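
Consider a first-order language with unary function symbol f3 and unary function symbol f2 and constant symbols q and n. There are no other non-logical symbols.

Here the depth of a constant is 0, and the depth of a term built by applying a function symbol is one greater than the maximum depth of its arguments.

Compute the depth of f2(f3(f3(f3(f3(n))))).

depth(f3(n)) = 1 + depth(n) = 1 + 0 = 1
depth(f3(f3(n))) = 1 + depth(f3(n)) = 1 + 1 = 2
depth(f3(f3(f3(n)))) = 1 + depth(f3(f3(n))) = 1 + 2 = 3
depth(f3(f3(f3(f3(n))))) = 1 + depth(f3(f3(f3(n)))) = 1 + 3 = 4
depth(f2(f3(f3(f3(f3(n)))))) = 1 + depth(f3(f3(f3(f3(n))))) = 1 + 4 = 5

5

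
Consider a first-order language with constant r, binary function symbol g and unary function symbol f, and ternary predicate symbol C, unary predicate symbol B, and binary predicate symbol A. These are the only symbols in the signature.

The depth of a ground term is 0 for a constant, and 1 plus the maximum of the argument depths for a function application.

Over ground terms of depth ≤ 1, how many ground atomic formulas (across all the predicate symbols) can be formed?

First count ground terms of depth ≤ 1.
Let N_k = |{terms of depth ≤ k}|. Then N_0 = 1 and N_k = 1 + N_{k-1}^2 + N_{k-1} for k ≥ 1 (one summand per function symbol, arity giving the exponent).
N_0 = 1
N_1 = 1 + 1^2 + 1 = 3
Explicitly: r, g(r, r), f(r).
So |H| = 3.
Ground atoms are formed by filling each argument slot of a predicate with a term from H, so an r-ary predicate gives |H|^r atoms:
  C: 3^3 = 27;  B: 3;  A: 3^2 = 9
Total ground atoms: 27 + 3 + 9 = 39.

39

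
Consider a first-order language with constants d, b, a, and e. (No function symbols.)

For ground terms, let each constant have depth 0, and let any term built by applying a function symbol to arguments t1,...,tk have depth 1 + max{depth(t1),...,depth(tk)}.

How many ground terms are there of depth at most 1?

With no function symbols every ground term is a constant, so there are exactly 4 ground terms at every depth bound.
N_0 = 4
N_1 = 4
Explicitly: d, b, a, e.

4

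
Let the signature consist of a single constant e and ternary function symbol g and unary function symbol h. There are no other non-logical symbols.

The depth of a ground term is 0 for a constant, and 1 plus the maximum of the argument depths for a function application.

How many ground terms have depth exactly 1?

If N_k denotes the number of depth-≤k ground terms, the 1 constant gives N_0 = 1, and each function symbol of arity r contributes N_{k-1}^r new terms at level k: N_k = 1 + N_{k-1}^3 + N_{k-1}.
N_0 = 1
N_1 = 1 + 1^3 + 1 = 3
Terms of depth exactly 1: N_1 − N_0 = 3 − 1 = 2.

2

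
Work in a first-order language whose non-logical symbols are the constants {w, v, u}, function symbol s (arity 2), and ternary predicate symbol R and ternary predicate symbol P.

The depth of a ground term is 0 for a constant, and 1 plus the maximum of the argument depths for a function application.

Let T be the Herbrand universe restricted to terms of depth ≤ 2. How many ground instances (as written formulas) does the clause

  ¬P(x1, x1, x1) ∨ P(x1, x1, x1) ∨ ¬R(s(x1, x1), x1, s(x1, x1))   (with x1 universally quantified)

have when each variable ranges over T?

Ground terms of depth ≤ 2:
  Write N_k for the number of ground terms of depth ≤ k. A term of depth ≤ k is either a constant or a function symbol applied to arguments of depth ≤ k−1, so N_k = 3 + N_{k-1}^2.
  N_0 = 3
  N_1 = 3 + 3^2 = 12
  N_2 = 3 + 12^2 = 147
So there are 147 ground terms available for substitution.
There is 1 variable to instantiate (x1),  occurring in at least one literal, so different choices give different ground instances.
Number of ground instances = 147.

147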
=====
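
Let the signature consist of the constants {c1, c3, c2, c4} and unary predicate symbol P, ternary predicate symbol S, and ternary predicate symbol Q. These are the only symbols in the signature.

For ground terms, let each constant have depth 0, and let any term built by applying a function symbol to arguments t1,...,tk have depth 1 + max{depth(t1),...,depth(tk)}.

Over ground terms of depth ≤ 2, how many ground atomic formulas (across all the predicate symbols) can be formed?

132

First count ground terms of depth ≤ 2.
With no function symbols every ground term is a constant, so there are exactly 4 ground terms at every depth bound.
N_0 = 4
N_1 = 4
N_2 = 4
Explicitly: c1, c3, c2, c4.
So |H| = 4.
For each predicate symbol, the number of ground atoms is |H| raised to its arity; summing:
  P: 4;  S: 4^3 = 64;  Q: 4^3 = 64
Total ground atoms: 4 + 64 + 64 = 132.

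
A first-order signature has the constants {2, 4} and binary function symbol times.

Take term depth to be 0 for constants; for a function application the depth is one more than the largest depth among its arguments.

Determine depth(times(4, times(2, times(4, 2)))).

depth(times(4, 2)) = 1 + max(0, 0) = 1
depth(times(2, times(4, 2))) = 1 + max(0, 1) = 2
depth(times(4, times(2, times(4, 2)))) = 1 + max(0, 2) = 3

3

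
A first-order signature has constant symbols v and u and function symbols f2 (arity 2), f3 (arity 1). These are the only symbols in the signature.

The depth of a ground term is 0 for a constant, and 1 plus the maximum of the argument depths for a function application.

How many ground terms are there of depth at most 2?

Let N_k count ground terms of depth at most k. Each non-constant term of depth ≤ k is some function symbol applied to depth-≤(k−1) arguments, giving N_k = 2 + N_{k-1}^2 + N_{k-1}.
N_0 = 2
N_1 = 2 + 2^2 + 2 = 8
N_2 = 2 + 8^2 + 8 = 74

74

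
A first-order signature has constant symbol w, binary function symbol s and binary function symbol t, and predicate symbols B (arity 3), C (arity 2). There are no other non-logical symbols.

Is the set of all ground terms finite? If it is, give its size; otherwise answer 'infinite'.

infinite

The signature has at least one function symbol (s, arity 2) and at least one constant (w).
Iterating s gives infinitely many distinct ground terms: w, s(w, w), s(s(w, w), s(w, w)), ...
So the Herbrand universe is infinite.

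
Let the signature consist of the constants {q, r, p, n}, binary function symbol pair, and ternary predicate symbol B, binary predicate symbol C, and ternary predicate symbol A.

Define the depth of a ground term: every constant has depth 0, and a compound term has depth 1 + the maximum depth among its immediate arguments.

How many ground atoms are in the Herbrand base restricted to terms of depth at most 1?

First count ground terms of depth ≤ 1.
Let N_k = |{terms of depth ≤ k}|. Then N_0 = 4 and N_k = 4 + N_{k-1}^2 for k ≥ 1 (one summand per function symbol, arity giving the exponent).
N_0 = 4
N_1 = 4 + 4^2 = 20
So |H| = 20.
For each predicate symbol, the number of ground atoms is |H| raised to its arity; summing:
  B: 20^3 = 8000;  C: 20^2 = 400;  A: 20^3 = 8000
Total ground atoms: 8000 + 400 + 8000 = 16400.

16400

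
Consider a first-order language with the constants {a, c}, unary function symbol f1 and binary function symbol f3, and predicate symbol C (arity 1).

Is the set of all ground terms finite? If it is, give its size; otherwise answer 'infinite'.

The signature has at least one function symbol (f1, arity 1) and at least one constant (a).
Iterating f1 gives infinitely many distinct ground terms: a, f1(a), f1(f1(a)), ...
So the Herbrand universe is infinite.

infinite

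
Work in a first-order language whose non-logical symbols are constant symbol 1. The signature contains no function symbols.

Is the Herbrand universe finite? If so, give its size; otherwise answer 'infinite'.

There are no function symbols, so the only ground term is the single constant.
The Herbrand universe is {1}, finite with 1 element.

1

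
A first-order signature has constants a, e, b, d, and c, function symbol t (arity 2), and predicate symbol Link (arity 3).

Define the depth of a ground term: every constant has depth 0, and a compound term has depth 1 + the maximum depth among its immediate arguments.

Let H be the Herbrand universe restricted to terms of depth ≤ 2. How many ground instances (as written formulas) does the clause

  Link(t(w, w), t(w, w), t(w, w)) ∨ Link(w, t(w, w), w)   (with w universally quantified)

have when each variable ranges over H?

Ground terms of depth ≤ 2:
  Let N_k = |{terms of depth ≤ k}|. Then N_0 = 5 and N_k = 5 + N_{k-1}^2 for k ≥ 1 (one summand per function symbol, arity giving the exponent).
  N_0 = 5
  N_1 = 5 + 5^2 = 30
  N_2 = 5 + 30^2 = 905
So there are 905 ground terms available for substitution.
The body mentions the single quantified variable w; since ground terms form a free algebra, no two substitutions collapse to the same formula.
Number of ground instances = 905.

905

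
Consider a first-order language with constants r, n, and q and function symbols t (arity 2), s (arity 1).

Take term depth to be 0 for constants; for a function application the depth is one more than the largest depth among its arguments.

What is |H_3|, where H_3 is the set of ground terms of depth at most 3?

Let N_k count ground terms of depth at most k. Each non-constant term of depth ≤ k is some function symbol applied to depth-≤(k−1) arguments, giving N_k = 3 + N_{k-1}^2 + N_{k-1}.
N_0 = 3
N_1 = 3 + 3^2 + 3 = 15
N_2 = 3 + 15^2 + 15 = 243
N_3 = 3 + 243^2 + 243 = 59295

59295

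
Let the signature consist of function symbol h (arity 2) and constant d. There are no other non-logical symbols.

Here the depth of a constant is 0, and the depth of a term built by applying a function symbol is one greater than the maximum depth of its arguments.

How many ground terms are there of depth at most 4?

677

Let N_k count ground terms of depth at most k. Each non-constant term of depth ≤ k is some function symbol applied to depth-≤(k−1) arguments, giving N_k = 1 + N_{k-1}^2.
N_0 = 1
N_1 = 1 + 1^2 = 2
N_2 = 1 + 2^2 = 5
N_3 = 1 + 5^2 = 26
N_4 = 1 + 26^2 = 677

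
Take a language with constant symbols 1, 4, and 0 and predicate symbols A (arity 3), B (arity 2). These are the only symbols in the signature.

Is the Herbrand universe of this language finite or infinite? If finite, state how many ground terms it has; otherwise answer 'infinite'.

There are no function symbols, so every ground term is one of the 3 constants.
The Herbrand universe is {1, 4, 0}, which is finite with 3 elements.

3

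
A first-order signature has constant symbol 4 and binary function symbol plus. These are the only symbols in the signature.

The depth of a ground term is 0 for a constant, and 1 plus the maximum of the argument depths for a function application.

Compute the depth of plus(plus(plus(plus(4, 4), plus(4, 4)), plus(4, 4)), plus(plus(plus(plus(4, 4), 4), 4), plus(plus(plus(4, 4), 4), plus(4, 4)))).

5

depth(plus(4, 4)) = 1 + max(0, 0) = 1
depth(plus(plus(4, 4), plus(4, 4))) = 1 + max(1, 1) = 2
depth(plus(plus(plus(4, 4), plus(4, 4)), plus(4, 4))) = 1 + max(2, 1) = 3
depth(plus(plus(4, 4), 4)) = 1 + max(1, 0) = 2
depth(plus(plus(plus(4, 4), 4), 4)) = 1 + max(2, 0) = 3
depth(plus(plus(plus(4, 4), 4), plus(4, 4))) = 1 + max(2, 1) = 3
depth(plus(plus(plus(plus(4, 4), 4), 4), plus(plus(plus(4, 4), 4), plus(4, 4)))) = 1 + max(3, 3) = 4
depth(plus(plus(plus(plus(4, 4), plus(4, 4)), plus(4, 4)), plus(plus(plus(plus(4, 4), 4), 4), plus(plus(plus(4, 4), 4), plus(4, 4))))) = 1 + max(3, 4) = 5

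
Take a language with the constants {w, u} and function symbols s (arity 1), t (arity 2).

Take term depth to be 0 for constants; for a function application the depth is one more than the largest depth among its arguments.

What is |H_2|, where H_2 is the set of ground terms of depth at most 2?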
=====
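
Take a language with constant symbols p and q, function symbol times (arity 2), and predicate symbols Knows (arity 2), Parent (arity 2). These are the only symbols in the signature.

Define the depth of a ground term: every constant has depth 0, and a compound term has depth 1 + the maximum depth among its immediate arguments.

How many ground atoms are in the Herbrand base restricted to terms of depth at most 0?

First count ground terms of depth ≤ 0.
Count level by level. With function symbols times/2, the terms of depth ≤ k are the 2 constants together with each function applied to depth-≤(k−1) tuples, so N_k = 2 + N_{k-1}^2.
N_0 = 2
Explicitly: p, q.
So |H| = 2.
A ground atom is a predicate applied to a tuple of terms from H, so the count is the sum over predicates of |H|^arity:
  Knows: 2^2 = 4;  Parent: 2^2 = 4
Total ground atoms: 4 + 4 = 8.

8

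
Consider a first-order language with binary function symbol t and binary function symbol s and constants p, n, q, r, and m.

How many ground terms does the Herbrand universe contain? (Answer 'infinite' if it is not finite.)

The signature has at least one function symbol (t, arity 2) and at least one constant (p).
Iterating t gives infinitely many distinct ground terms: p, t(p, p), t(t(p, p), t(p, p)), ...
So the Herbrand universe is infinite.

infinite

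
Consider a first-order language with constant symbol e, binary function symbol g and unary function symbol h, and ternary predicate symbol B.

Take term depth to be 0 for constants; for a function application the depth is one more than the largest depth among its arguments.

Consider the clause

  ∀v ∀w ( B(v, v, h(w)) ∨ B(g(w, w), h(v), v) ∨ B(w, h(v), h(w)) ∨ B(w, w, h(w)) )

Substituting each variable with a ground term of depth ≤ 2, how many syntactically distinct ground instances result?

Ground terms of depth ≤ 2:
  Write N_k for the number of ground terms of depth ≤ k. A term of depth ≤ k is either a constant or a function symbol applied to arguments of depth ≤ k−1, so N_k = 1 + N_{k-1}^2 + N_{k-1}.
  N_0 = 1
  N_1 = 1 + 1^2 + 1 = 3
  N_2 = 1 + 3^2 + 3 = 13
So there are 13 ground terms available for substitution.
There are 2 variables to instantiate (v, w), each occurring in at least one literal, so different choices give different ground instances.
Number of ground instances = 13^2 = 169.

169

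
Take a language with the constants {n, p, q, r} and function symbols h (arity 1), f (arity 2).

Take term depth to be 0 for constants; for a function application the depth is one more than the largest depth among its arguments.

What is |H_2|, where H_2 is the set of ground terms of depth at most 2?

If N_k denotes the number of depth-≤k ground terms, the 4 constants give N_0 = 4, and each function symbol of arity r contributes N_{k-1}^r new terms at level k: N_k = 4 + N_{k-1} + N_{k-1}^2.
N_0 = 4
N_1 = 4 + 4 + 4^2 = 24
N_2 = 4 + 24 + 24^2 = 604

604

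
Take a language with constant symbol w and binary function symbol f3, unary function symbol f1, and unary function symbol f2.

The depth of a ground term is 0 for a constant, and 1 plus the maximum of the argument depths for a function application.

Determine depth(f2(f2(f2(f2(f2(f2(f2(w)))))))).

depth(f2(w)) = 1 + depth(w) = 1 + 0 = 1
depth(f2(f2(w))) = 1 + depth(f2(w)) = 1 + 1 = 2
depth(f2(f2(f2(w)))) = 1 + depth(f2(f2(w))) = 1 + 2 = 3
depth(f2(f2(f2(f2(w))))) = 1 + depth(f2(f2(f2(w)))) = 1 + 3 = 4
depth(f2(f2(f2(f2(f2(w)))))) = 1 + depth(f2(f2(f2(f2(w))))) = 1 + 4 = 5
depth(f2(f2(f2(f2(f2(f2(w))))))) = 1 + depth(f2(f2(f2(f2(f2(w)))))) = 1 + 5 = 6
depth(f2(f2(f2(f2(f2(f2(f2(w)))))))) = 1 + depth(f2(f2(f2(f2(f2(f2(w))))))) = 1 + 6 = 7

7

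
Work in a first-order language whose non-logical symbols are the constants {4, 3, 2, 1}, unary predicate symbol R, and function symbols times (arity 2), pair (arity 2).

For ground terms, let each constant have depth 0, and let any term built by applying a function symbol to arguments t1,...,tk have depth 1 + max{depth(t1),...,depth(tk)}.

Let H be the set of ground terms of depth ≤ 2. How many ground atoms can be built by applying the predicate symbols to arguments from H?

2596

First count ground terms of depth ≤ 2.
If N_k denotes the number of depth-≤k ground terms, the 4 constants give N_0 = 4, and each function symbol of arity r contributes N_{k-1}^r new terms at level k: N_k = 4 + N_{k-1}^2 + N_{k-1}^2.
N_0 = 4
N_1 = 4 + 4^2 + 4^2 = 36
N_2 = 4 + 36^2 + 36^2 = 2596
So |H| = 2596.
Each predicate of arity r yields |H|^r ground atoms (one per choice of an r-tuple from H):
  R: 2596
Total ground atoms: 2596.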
=====
EXERCISE = Would you copy every line from the listing above that has the string "whose" in it?

EXERCISE RESPONSE =
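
Work in a first-order language whose non-logical symbols are the constants {w, v, u}, function symbol s (arity 2), and ternary predicate symbol R and ternary predicate symbol P.
Work in a first-order language whose non-logical symbols are constant symbol 1. The signature contains no function symbols.
Work in a first-order language whose non-logical symbols are the constants {4, 3, 2, 1}, unary predicate symbol R, and function symbols times (arity 2), pair (arity 2).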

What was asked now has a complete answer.